Prompt:
Your job is to write out each record precisely as it stands.
● ● ● ●
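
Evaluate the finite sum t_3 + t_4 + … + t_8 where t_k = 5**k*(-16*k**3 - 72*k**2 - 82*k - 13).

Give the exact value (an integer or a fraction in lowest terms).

Compute t_(k+1)/t_k: get 5*(16*k**3 + 120*k**2 + 274*k + 183)/(16*k**3 + 72*k**2 + 82*k + 13).
A = 5, B = 1, C = k**3 + 9*k**2/2 + 41*k/8 + 13/16.
Solve (5)·f(k+1) − (1)·f(k) = k**3 + 9*k**2/2 + 41*k/8 + 13/16.
Degrees (0,0,3) ⇒ d ≤ 3.
Solve for f: f(k) = (4*k**3 + 3*k**2 - 2*k - 3)/16 (degree 3 ≤ 3).
Get s_k = R·t_k = 5**k*(-4*k**3 - 3*k**2 + 2*k + 3) with R(k) = B(k−1)f(k)/C(k) = (4*k**3 + 3*k**2 - 2*k - 3)/(16*k**3 + 72*k**2 + 82*k + 13).
Check: Δs_k = 5**k*(-16*k**3 - 72*k**2 - 82*k - 13). ✓
Sum = s_(9) − s_(3); s_(9) = -6128906250, s_(3) = -15750 ⇒ -6128890500.

Σ = -6128890500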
● ● ● ●
Exercise response:
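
Evaluate the finite sum t_3 + t_4 + … + t_8 where t_k = 5**k*(-16*k**3 - 72*k**2 - 82*k - 13).

Give the exact value (an integer or a fraction in lowest terms).

Compute t_(k+1)/t_k: get 5*(16*k**3 + 120*k**2 + 274*k + 183)/(16*k**3 + 72*k**2 + 82*k + 13).
A = 5, B = 1, C = k**3 + 9*k**2/2 + 41*k/8 + 13/16.
Solve (5)·f(k+1) − (1)·f(k) = k**3 + 9*k**2/2 + 41*k/8 + 13/16.
Degrees (0,0,3) ⇒ d ≤ 3.
Solve for f: f(k) = (4*k**3 + 3*k**2 - 2*k - 3)/16 (degree 3 ≤ 3).
Get s_k = R·t_k = 5**k*(-4*k**3 - 3*k**2 + 2*k + 3) with R(k) = B(k−1)f(k)/C(k) = (4*k**3 + 3*k**2 - 2*k - 3)/(16*k**3 + 72*k**2 + 82*k + 13).
Check: Δs_k = 5**k*(-16*k**3 - 72*k**2 - 82*k - 13). ✓
Sum = s_(9) − s_(3); s_(9) = -6128906250, s_(3) = -15750 ⇒ -6128890500.

Σ = -6128890500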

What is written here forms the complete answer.